#### WHAT YOU NEED TO DO
After reading the records, print them all again exactly as they stand.

Dataset entries
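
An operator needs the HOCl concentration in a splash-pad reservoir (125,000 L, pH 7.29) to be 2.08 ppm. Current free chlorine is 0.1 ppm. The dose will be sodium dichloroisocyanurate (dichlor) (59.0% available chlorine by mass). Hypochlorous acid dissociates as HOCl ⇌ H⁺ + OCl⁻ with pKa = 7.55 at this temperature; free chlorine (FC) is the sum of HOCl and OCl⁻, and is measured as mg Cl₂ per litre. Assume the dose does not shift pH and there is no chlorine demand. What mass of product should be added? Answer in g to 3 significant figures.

[OCl⁻]/[HOCl] = 10^(pH − pKa) = 10^(7.29 − 7.55) = 0.5495; fraction as HOCl = 1/(1 + 0.5495) = 0.6454.
Free chlorine required for 2.08 ppm HOCl: 2.08 / 0.6454 = 3.223 ppm.
FC to add: 3.223 − 0.1 = 3.123 mg/L as Cl₂.
Cl₂ equivalent: 3.123 mg/L × 125,000 L = 390.4 g.
Product at 59.0% available Cl: 390.4 / 0.59 = 661.7 g.

662 g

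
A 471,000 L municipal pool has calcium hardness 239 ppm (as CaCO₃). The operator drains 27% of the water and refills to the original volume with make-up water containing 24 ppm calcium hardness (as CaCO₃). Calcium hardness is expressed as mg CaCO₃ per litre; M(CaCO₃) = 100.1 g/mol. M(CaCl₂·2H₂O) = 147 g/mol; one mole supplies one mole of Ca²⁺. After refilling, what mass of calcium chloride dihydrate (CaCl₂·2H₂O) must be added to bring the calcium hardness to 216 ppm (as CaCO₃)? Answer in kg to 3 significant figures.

After draining 27% and refilling: 239 × 0.73 + 24 × 0.27 = 180.95 ppm.
Deficit to target: 216 − 180.95 = 35.05 mg/L.
As CaCO₃: 35.05 mg/L × 471,000 L = 16,510 g; ÷ 100.1 = 164.9 mol Ca²⁺.
Mass: 164.9 × 147 = 24,240 g.

24.2 kg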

#### OUTPUT OF THE TASK
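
An operator needs the HOCl concentration in a splash-pad reservoir (125,000 L, pH 7.29) to be 2.08 ppm. Current free chlorine is 0.1 ppm. The dose will be sodium dichloroisocyanurate (dichlor) (59.0% available chlorine by mass). Hypochlorous acid dissociates as HOCl ⇌ H⁺ + OCl⁻ with pKa = 7.55 at this temperature; free chlorine (FC) is the sum of HOCl and OCl⁻, and is measured as mg Cl₂ per litre. Assume the dose does not shift pH and there is no chlorine demand. What mass of product should be added? Answer in g to 3 significant figures.

[OCl⁻]/[HOCl] = 10^(pH − pKa) = 10^(7.29 − 7.55) = 0.5495; fraction as HOCl = 1/(1 + 0.5495) = 0.6454.
Free chlorine required for 2.08 ppm HOCl: 2.08 / 0.6454 = 3.223 ppm.
FC to add: 3.223 − 0.1 = 3.123 mg/L as Cl₂.
Cl₂ equivalent: 3.123 mg/L × 125,000 L = 390.4 g.
Product at 59.0% available Cl: 390.4 / 0.59 = 661.7 g.

662 g

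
A 471,000 L municipal pool has calcium hardness 239 ppm (as CaCO₃). The operator drains 27% of the water and refills to the original volume with make-up water containing 24 ppm calcium hardness (as CaCO₃). Calcium hardness is expressed as mg CaCO₃ per litre; M(CaCO₃) = 100.1 g/mol. M(CaCl₂·2H₂O) = 147 g/mol; one mole supplies one mole of Ca²⁺. After refilling, what mass of calcium chloride dihydrate (CaCl₂·2H₂O) must be added to bring the calcium hardness to 216 ppm (as CaCO₃)? Answer in kg to 3 significant figures.

After draining 27% and refilling: 239 × 0.73 + 24 × 0.27 = 180.95 ppm.
Deficit to target: 216 − 180.95 = 35.05 mg/L.
As CaCO₃: 35.05 mg/L × 471,000 L = 16,510 g; ÷ 100.1 = 164.9 mol Ca²⁺.
Mass: 164.9 × 147 = 24,240 g.

24.2 kg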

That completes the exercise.